— PROBLEM STATEMENT —
Please return all the records exactly, with nothing left out.

(Records drawn from a dataset)
○ ○ ○ ○

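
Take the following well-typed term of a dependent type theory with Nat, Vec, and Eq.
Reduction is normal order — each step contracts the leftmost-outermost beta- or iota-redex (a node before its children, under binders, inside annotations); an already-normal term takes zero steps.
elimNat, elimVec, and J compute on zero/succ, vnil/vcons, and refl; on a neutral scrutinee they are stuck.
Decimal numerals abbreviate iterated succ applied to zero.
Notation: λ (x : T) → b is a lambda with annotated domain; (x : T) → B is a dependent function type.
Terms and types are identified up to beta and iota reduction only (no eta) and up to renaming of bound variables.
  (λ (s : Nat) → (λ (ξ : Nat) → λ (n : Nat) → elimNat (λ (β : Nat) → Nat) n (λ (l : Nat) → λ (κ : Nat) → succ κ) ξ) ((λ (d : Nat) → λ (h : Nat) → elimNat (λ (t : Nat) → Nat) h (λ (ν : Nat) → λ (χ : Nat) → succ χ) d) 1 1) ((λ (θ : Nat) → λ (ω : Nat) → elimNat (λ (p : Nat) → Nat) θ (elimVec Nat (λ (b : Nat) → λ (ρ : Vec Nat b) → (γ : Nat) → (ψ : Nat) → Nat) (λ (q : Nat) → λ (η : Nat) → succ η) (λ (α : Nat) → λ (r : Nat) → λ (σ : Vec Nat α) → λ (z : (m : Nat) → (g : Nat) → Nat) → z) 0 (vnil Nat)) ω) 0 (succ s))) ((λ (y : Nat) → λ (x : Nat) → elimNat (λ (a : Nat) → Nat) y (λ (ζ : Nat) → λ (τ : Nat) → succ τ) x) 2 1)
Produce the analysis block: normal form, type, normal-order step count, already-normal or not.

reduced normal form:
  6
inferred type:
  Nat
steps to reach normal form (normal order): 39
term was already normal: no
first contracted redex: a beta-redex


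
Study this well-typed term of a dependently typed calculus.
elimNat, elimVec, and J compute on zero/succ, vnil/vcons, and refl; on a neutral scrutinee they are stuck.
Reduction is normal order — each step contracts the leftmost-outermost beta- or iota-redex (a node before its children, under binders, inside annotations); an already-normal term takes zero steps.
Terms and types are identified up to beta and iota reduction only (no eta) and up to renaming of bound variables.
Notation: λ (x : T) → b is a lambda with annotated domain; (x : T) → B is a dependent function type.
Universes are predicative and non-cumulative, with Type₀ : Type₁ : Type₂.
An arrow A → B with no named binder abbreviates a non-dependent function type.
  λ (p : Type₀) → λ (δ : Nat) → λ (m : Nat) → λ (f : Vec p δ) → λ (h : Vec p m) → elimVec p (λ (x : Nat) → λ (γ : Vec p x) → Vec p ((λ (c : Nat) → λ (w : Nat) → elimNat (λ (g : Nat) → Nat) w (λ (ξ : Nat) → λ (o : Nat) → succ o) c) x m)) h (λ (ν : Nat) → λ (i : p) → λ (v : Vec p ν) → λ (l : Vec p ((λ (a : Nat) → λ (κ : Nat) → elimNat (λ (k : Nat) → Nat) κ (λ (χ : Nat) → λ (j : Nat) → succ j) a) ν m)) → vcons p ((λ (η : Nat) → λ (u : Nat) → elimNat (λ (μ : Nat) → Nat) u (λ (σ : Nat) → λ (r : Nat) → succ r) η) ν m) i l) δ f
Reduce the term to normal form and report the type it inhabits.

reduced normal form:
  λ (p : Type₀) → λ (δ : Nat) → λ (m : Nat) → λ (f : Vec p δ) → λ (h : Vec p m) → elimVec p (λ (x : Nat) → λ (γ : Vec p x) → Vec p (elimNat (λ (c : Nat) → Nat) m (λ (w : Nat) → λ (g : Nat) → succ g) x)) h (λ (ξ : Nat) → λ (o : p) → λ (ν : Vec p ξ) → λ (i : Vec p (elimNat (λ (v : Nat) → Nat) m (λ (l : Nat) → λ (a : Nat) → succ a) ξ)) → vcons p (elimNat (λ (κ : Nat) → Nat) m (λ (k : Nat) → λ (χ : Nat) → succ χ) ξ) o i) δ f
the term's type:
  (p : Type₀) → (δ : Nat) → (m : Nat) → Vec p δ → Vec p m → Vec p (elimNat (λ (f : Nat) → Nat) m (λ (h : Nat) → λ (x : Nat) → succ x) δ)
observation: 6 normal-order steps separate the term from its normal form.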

○ ○ ○ ○

— FINISHED EXERCISE —
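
Take the following well-typed term of a dependent type theory with Nat, Vec, and Eq.
Reduction is normal order — each step contracts the leftmost-outermost beta- or iota-redex (a node before its children, under binders, inside annotations); an already-normal term takes zero steps.
elimNat, elimVec, and J compute on zero/succ, vnil/vcons, and refl; on a neutral scrutinee they are stuck.
Decimal numerals abbreviate iterated succ applied to zero.
Notation: λ (x : T) → b is a lambda with annotated domain; (x : T) → B is a dependent function type.
Terms and types are identified up to beta and iota reduction only (no eta) and up to renaming of bound variables.
  (λ (s : Nat) → (λ (ξ : Nat) → λ (n : Nat) → elimNat (λ (β : Nat) → Nat) n (λ (l : Nat) → λ (κ : Nat) → succ κ) ξ) ((λ (d : Nat) → λ (h : Nat) → elimNat (λ (t : Nat) → Nat) h (λ (ν : Nat) → λ (χ : Nat) → succ χ) d) 1 1) ((λ (θ : Nat) → λ (ω : Nat) → elimNat (λ (p : Nat) → Nat) θ (elimVec Nat (λ (b : Nat) → λ (ρ : Vec Nat b) → (γ : Nat) → (ψ : Nat) → Nat) (λ (q : Nat) → λ (η : Nat) → succ η) (λ (α : Nat) → λ (r : Nat) → λ (σ : Vec Nat α) → λ (z : (m : Nat) → (g : Nat) → Nat) → z) 0 (vnil Nat)) ω) 0 (succ s))) ((λ (y : Nat) → λ (x : Nat) → elimNat (λ (a : Nat) → Nat) y (λ (ζ : Nat) → λ (τ : Nat) → succ τ) x) 2 1)
Produce the analysis block: normal form, type, normal-order step count, already-normal or not.

reduced normal form:
  6
inferred type:
  Nat
steps to reach normal form (normal order): 39
term was already normal: no
first contracted redex: a beta-redex


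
Study this well-typed term of a dependently typed calculus.
elimNat, elimVec, and J compute on zero/succ, vnil/vcons, and refl; on a neutral scrutinee they are stuck.
Reduction is normal order — each step contracts the leftmost-outermost beta- or iota-redex (a node before its children, under binders, inside annotations); an already-normal term takes zero steps.
Terms and types are identified up to beta and iota reduction only (no eta) and up to renaming of bound variables.
Notation: λ (x : T) → b is a lambda with annotated domain; (x : T) → B is a dependent function type.
Universes are predicative and non-cumulative, with Type₀ : Type₁ : Type₂.
An arrow A → B with no named binder abbreviates a non-dependent function type.
  λ (p : Type₀) → λ (δ : Nat) → λ (m : Nat) → λ (f : Vec p δ) → λ (h : Vec p m) → elimVec p (λ (x : Nat) → λ (γ : Vec p x) → Vec p ((λ (c : Nat) → λ (w : Nat) → elimNat (λ (g : Nat) → Nat) w (λ (ξ : Nat) → λ (o : Nat) → succ o) c) x m)) h (λ (ν : Nat) → λ (i : p) → λ (v : Vec p ν) → λ (l : Vec p ((λ (a : Nat) → λ (κ : Nat) → elimNat (λ (k : Nat) → Nat) κ (λ (χ : Nat) → λ (j : Nat) → succ j) a) ν m)) → vcons p ((λ (η : Nat) → λ (u : Nat) → elimNat (λ (μ : Nat) → Nat) u (λ (σ : Nat) → λ (r : Nat) → succ r) η) ν m) i l) δ f
Reduce the term to normal form and report the type it inhabits.

reduced normal form:
  λ (p : Type₀) → λ (δ : Nat) → λ (m : Nat) → λ (f : Vec p δ) → λ (h : Vec p m) → elimVec p (λ (x : Nat) → λ (γ : Vec p x) → Vec p (elimNat (λ (c : Nat) → Nat) m (λ (w : Nat) → λ (g : Nat) → succ g) x)) h (λ (ξ : Nat) → λ (o : p) → λ (ν : Vec p ξ) → λ (i : Vec p (elimNat (λ (v : Nat) → Nat) m (λ (l : Nat) → λ (a : Nat) → succ a) ξ)) → vcons p (elimNat (λ (κ : Nat) → Nat) m (λ (k : Nat) → λ (χ : Nat) → succ χ) ξ) o i) δ f
the term's type:
  (p : Type₀) → (δ : Nat) → (m : Nat) → Vec p δ → Vec p m → Vec p (elimNat (λ (f : Nat) → Nat) m (λ (h : Nat) → λ (x : Nat) → succ x) δ)
observation: 6 normal-order steps separate the term from its normal form.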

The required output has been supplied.